The data below holds a line containing "(0 15 8)| = 7" and a line containing "8 4 6 9)|= 6"; please quote exactly those two lines and every line between them, and nothing else.

(DATA SUPPLIED Opens)

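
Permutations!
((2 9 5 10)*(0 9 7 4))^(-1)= (0 4 7 2 10 5 9)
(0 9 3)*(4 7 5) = (0 9 3)(4 7 5) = [9, 1, 2, 0, 7, 4, 6, 5, 8, 3]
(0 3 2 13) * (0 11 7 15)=(0 3 2 13 11 7 15)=[3, 1, 13, 2, 4, 5, 6, 15, 8, 9, 10, 7, 12, 11, 14, 0]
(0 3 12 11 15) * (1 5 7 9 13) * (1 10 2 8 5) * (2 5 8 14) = (0 3 12 11 15)(2 14)(5 7 9 13 10) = [3, 1, 14, 12, 4, 7, 6, 9, 8, 13, 5, 15, 11, 10, 2, 0]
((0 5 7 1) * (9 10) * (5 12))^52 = ((0 12 5 7 1)(9 10))^52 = (0 5 1 12 7)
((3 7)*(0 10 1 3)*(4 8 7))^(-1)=((0 10 1 3 4 8 7))^(-1)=(0 7 8 4 3 1 10)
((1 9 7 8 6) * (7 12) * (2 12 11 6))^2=((1 9 11 6)(2 12 7 8))^2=(1 11)(2 7)(6 9)(8 12)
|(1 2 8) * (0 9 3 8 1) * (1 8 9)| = 4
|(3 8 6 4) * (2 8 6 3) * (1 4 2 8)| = |(1 4 8 3 6 2)| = 6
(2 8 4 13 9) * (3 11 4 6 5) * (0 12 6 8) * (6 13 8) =(0 12 13 9 2)(3 11 4 8 6 5) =[12, 1, 0, 11, 8, 3, 5, 7, 6, 2, 10, 4, 13, 9]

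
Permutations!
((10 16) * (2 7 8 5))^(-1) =(2 5 8 7)(10 16)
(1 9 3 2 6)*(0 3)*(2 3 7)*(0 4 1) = (0 7 2 6)(1 9 4) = [7, 9, 6, 3, 1, 5, 0, 2, 8, 4]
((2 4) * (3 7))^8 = ((2 4)(3 7))^8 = (7)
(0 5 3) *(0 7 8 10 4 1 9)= (0 5 3 7 8 10 4 1 9)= [5, 9, 2, 7, 1, 3, 6, 8, 10, 0, 4]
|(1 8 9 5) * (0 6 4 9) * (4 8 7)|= |(0 6 8)(1 7 4 9 5)|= 15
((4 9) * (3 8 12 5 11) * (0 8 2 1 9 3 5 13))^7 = ((0 8 12 13)(1 9 4 3 2)(5 11))^7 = (0 13 12 8)(1 4 2 9 3)(5 11)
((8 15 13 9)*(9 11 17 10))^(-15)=(8 9 10 17 11 13 15)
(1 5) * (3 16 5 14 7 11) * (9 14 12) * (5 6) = (1 12 9 14 7 11 3 16 6 5) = [0, 12, 2, 16, 4, 1, 5, 11, 8, 14, 10, 3, 9, 13, 7, 15, 6]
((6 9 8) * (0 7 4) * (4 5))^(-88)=((0 7 5 4)(6 9 8))^(-88)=(6 8 9)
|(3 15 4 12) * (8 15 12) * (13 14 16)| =6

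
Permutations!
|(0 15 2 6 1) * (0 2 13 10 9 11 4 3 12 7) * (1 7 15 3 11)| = |(0 3 12 15 13 10 9 1 2 6 7)(4 11)| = 22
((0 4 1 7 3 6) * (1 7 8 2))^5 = (1 2 8)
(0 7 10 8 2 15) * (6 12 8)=(0 7 10 6 12 8 2 15)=[7, 1, 15, 3, 4, 5, 12, 10, 2, 9, 6, 11, 8, 13, 14, 0]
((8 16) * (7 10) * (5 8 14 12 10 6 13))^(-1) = ((5 8 16 14 12 10 7 6 13))^(-1) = (5 13 6 7 10 12 14 16 8)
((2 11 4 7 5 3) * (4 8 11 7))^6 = (11)(2 5)(3 7) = ((2 7 5 3)(8 11))^6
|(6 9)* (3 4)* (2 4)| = 6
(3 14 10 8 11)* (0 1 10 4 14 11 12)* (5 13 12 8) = (0 1 10 5 13 12)(3 11)(4 14) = [1, 10, 2, 11, 14, 13, 6, 7, 8, 9, 5, 3, 0, 12, 4]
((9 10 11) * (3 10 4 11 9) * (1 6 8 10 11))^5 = ((1 6 8 10 9 4)(3 11))^5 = (1 4 9 10 8 6)(3 11)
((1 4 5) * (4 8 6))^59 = (1 5 4 6 8)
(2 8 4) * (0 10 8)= [10, 1, 0, 3, 2, 5, 6, 7, 4, 9, 8]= (0 10 8 4 2)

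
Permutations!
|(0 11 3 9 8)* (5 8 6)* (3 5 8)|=7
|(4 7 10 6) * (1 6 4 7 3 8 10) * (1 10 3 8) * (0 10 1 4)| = 6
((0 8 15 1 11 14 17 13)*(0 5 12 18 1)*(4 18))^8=((0 8 15)(1 11 14 17 13 5 12 4 18))^8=(0 15 8)(1 18 4 12 5 13 17 14 11)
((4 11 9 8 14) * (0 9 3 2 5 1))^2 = ((0 9 8 14 4 11 3 2 5 1))^2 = (0 8 4 3 5)(1 9 14 11 2)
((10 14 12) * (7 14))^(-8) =(14)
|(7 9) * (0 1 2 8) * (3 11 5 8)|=14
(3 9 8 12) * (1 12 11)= [0, 12, 2, 9, 4, 5, 6, 7, 11, 8, 10, 1, 3]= (1 12 3 9 8 11)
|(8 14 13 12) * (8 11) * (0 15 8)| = 7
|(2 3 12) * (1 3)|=|(1 3 12 2)|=4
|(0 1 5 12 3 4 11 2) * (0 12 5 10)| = 15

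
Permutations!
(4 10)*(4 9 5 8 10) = [0, 1, 2, 3, 4, 8, 6, 7, 10, 5, 9] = (5 8 10 9)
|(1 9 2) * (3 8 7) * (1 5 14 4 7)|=9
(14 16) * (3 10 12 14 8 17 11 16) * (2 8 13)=(2 8 17 11 16 13)(3 10 12 14)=[0, 1, 8, 10, 4, 5, 6, 7, 17, 9, 12, 16, 14, 2, 3, 15, 13, 11]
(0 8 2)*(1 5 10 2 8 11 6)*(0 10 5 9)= (0 11 6 1 9)(2 10)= [11, 9, 10, 3, 4, 5, 1, 7, 8, 0, 2, 6]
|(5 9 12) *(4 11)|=6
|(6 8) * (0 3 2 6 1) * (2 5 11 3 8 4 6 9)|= 6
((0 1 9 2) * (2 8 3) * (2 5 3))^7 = ((0 1 9 8 2)(3 5))^7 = (0 9 2 1 8)(3 5)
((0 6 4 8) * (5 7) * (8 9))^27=(0 4 8 6 9)(5 7)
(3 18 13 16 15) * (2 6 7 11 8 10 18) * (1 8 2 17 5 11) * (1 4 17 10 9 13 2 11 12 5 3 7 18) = (1 8 9 13 16 15 7 4 17 3 10)(2 6 18)(5 12) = [0, 8, 6, 10, 17, 12, 18, 4, 9, 13, 1, 11, 5, 16, 14, 7, 15, 3, 2]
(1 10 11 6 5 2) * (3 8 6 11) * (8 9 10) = (11)(1 8 6 5 2)(3 9 10) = [0, 8, 1, 9, 4, 2, 5, 7, 6, 10, 3, 11]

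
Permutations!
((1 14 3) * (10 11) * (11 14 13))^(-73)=(1 3 14 10 11 13)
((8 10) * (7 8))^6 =(10)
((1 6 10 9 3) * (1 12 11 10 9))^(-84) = (12)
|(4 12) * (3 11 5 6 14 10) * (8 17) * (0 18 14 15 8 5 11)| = 10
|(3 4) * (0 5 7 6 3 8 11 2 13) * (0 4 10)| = |(0 5 7 6 3 10)(2 13 4 8 11)| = 30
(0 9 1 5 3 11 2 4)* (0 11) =[9, 5, 4, 0, 11, 3, 6, 7, 8, 1, 10, 2] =(0 9 1 5 3)(2 4 11)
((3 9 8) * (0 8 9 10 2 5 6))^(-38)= ((0 8 3 10 2 5 6))^(-38)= (0 2 8 5 3 6 10)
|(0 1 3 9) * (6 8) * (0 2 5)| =|(0 1 3 9 2 5)(6 8)| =6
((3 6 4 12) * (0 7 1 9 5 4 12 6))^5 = ((0 7 1 9 5 4 6 12 3))^5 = (0 4 7 6 1 12 9 3 5)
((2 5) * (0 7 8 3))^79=((0 7 8 3)(2 5))^79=(0 3 8 7)(2 5)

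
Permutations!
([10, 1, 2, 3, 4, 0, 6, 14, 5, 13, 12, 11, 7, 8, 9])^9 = [0, 1, 2, 3, 4, 5, 6, 7, 8, 9, 10, 11, 12, 13, 14]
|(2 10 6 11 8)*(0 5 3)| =15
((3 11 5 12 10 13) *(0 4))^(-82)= (3 5 10)(11 12 13)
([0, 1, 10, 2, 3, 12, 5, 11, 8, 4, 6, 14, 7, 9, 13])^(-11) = (2 10 6 5 12 7 11 14 13 9 4 3)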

(DATA SUPPLIED Closes)

SOLUTION TO THIS TASK:
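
|(8 14 13 12) * (8 11) * (0 15 8)| = 7
|(2 3 12) * (1 3)|=|(1 3 12 2)|=4
|(0 1 5 12 3 4 11 2) * (0 12 5 10)| = 15

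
Permutations!
(4 10)*(4 9 5 8 10) = [0, 1, 2, 3, 4, 8, 6, 7, 10, 5, 9] = (5 8 10 9)
|(1 9 2) * (3 8 7) * (1 5 14 4 7)|=9
(14 16) * (3 10 12 14 8 17 11 16) * (2 8 13)=(2 8 17 11 16 13)(3 10 12 14)=[0, 1, 8, 10, 4, 5, 6, 7, 17, 9, 12, 16, 14, 2, 3, 15, 13, 11]
(0 8 2)*(1 5 10 2 8 11 6)*(0 10 5 9)= (0 11 6 1 9)(2 10)= [11, 9, 10, 3, 4, 5, 1, 7, 8, 0, 2, 6]
|(5 9 12) *(4 11)|=6
|(6 8) * (0 3 2 6 1) * (2 5 11 3 8 4 6 9)|= 6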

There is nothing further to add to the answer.